What is needed:
Return the lines from the line containing "V_6 = (-2.15, 0.73)" through the last line of the material below, exactly as they appear and with no others.
Top of Input data
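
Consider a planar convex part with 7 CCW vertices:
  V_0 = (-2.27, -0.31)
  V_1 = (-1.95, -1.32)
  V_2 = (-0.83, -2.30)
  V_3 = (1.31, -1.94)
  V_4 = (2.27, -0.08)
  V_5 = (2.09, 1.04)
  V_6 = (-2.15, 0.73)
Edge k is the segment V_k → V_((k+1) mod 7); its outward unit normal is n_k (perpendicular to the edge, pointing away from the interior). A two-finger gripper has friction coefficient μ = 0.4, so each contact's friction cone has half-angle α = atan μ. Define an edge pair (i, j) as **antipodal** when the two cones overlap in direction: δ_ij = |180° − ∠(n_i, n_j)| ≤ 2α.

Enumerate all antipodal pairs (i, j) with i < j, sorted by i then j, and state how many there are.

α = atan 0.4 = 21.80°;  2α = 43.60°
n_0 = (-0.9533, -0.3020)
n_1 = (-0.6585, -0.7526)
n_2 = (+0.1659, -0.9861)
n_3 = (+0.8886, -0.4586)
n_4 = (+0.9873, +0.1587)
n_5 = (-0.0729, +0.9973)
n_6 = (-0.9934, +0.1146)
  (0,1): δ = 148.77°  ·
  (0,2): δ = 98.03°  ·
  (0,3): δ = 44.88°  ·
  (0,4): δ = 8.45°  ✓
  (0,5): δ = 76.60°  ·
  (0,6): δ = 155.84°  ·
  (1,2): δ = 129.26°  ·
  (1,3): δ = 76.11°  ·
  (1,4): δ = 39.68°  ✓
  (1,5): δ = 45.37°  ·
  (1,6): δ = 124.60°  ·
  (2,3): δ = 126.85°  ·
  (2,4): δ = 90.42°  ·
  (2,5): δ = 5.37°  ✓
  (2,6): δ = 73.87°  ·
  (3,4): δ = 143.57°  ·
  (3,5): δ = 58.52°  ·
  (3,6): δ = 20.72°  ✓
  (4,5): δ = 94.95°  ·
  (4,6): δ = 15.71°  ✓
  (5,6): δ = 100.76°  ·
antipodal pairs: 5

count = 5; pairs: (0,4), (1,4), (2,5), (3,6), (4,6)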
Bottom of Input data
Written response:
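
  V_6 = (-2.15, 0.73)
Edge k is the segment V_k → V_((k+1) mod 7); its outward unit normal is n_k (perpendicular to the edge, pointing away from the interior). A two-finger gripper has friction coefficient μ = 0.4, so each contact's friction cone has half-angle α = atan μ. Define an edge pair (i, j) as **antipodal** when the two cones overlap in direction: δ_ij = |180° − ∠(n_i, n_j)| ≤ 2α.

Enumerate all antipodal pairs (i, j) with i < j, sorted by i then j, and state how many there are.

α = atan 0.4 = 21.80°;  2α = 43.60°
n_0 = (-0.9533, -0.3020)
n_1 = (-0.6585, -0.7526)
n_2 = (+0.1659, -0.9861)
n_3 = (+0.8886, -0.4586)
n_4 = (+0.9873, +0.1587)
n_5 = (-0.0729, +0.9973)
n_6 = (-0.9934, +0.1146)
  (0,1): δ = 148.77°  ·
  (0,2): δ = 98.03°  ·
  (0,3): δ = 44.88°  ·
  (0,4): δ = 8.45°  ✓
  (0,5): δ = 76.60°  ·
  (0,6): δ = 155.84°  ·
  (1,2): δ = 129.26°  ·
  (1,3): δ = 76.11°  ·
  (1,4): δ = 39.68°  ✓
  (1,5): δ = 45.37°  ·
  (1,6): δ = 124.60°  ·
  (2,3): δ = 126.85°  ·
  (2,4): δ = 90.42°  ·
  (2,5): δ = 5.37°  ✓
  (2,6): δ = 73.87°  ·
  (3,4): δ = 143.57°  ·
  (3,5): δ = 58.52°  ·
  (3,6): δ = 20.72°  ✓
  (4,5): δ = 94.95°  ·
  (4,6): δ = 15.71°  ✓
  (5,6): δ = 100.76°  ·
antipodal pairs: 5

count = 5; pairs: (0,4), (1,4), (2,5), (3,6), (4,6)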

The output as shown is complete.